§ **INSTRUCTIONS FOR THE TASK**
Using the records provided below, locate and copy each line that contains the word "concentrations".
--- GIVEN ENTRIES Enclosed Below ---
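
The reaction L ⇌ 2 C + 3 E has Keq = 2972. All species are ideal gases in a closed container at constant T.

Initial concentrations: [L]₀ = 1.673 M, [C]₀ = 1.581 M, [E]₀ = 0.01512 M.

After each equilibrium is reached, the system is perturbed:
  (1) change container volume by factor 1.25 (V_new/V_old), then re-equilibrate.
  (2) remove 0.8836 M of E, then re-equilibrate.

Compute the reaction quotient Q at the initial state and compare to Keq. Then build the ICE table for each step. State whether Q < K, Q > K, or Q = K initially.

Q₀ = 5.1644e-06 vs Keq = 2972 ⇒ Q<K, forward
Step 1:
                    L           C           E
  init          1.673       1.581     0.01512
  Δ            -1.309       2.619       3.928
  eq           0.3637         4.2       3.943
  solve Keq expr → x = 1.309; check Q = 2972
Then change container volume by factor 1.25 (V_new/V_old).
Step 2:
                    L           C           E
  init          0.291        3.36       3.154
  Δ           -0.1092      0.2183      0.3275
  eq           0.1818       3.578       3.482
  solve Keq expr → x = 0.1092; check Q = 2972
Then remove 0.8836 M of E.
Step 3:
                    L           C           E
  init         0.1818       3.578       2.598
  Δ           -0.0761      0.1522      0.2283
  eq           0.1057        3.73       2.827
  solve Keq expr → x = 0.0761; check Q = 2972

Q₀ = 5.1644e-06; Q < K (proceeds forward)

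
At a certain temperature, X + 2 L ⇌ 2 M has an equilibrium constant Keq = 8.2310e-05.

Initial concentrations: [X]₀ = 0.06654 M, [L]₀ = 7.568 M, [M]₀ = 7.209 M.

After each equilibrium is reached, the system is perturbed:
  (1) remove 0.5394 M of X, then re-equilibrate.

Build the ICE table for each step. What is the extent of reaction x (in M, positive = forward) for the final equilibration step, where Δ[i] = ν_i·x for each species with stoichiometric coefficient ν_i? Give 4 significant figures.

Q₀ = 13.64 vs Keq = 8.2310e-05 ⇒ Q>K, reverse
Step 1:
                    X           L           M
  Initial     0.06654       7.568       7.209
  Change         3.48       6.961      -6.961
  Equil         3.547       14.53      0.2482
  solve Keq expr → x = -3.48; check Q = 8.2310e-05
Then remove 0.5394 M of X.
Step 2:
                    X           L           M
  Initial       3.008       14.53      0.2482
  Change     0.009497     0.01899    -0.01899
  Equil         3.017       14.55      0.2293
  solve Keq expr → x = -0.009497; check Q = 8.2310e-05

x = -0.009497 M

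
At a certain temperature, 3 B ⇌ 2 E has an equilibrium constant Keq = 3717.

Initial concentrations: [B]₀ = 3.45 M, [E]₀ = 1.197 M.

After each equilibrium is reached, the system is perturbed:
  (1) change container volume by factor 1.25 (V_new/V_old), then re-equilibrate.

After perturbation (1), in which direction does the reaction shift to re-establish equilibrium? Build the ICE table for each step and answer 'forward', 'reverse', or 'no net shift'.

Q₀ = 0.03489 vs Keq = 3717 ⇒ Q<K, forward
Step 1:
                  B         E
  I            3.45     1.197
  C          -3.304     2.203
  E           0.146       3.4
  solve Keq expr → x = 1.101; check Q = 3717
Then change container volume by factor 1.25 (V_new/V_old).
Step 2:
                  B         E
  I          0.1168      2.72
  C        0.008835  -0.00589
  E          0.1256     2.714
  solve Keq expr → x = -0.002945; check Q = 3717

Direction: reverse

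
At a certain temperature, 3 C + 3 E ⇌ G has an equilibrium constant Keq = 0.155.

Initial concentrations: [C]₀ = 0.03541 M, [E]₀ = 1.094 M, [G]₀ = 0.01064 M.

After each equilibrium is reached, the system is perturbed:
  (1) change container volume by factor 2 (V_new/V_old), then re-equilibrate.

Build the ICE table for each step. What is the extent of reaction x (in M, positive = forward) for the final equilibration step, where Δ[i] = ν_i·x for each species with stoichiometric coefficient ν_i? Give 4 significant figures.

Q₀ = 183 vs Keq = 0.155 ⇒ Q>K, reverse
Step 1:
                    C           E           G
  Initial     0.03541       1.094     0.01064
  Change      0.03172     0.03172    -0.01057
  Equil       0.06713       1.126  6.6890e-05
  solve Keq expr → x = -0.01057; check Q = 0.155
Then change container volume by factor 2 (V_new/V_old).
Step 2:
                    C           E           G
  Initial     0.03356      0.5629  3.3445e-05
  Change   9.7170e-05  9.7170e-05 -3.2390e-05
  Equil       0.03366       0.563  1.0548e-06
  solve Keq expr → x = -3.2390e-05; check Q = 0.155

x = -3.2390e-05 M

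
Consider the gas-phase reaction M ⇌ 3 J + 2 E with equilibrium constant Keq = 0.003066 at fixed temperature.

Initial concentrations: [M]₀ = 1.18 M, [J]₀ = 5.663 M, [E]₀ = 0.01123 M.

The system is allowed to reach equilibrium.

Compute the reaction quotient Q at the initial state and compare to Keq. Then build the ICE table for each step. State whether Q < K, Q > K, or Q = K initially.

Q₀ = 0.01941; Q > K (proceeds reverse)

Q₀ = 0.01941 vs Keq = 0.003066 ⇒ Q>K, reverse
Step 1:
                    M           J           E
  I              1.18       5.663     0.01123
  C          0.003374    -0.01012   -0.006748
  E             1.183       5.653    0.004482
  solve Keq expr → x = -0.003374; check Q = 0.003066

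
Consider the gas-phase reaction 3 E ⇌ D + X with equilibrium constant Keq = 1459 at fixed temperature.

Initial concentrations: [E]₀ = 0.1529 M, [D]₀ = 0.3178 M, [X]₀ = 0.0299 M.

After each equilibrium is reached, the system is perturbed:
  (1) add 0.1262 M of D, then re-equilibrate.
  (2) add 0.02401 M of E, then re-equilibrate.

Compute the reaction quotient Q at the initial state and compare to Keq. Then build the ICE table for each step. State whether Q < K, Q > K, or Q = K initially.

Q₀ = 2.658 vs Keq = 1459 ⇒ Q<K, forward
Step 1:
                  E         D         X
  I          0.1529    0.3178    0.0299
  C         -0.1268   0.04226   0.04226
  E         0.02611    0.3601   0.07216
  solve Keq expr → x = 0.04226; check Q = 1459
Then add 0.1262 M of D.
Step 2:
                  E         D         X
  I         0.02611    0.4863   0.07216
  C        0.002617 -8.7233e-04 -8.7233e-04
  E         0.02873    0.4854   0.07129
  solve Keq expr → x = -8.7233e-04; check Q = 1459
Then add 0.02401 M of E.
Step 3:
                  E         D         X
  I         0.05274    0.4854   0.07129
  C        -0.02287  0.007622  0.007622
  E         0.02988     0.493   0.07891
  solve Keq expr → x = 0.007622; check Q = 1459

Q₀ = 2.658; Q < K (proceeds forward)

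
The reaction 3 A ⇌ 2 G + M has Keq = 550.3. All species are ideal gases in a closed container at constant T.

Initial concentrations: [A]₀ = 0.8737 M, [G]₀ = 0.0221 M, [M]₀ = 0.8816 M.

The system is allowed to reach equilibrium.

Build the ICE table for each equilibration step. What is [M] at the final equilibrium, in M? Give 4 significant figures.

Q₀ = 6.4561e-04 vs Keq = 550.3 ⇒ Q<K, forward
Step 1:
                   A          G          M
  I           0.8737     0.0221     0.8816
  C          -0.7883     0.5255     0.2628
  E          0.08543     0.5476      1.144
  solve Keq expr → x = 0.2628; check Q = 550.3

[M]_eq = 1.144 M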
--- End of Enclosed GIVEN ENTRIES ---
§ **OUTPUT**
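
Initial concentrations: [L]₀ = 1.673 M, [C]₀ = 1.581 M, [E]₀ = 0.01512 M.
Initial concentrations: [X]₀ = 0.06654 M, [L]₀ = 7.568 M, [M]₀ = 7.209 M.
Initial concentrations: [B]₀ = 3.45 M, [E]₀ = 1.197 M.
Initial concentrations: [C]₀ = 0.03541 M, [E]₀ = 1.094 M, [G]₀ = 0.01064 M.
Initial concentrations: [M]₀ = 1.18 M, [J]₀ = 5.663 M, [E]₀ = 0.01123 M.
Initial concentrations: [E]₀ = 0.1529 M, [D]₀ = 0.3178 M, [X]₀ = 0.0299 M.
Initial concentrations: [A]₀ = 0.8737 M, [G]₀ = 0.0221 M, [M]₀ = 0.8816 M.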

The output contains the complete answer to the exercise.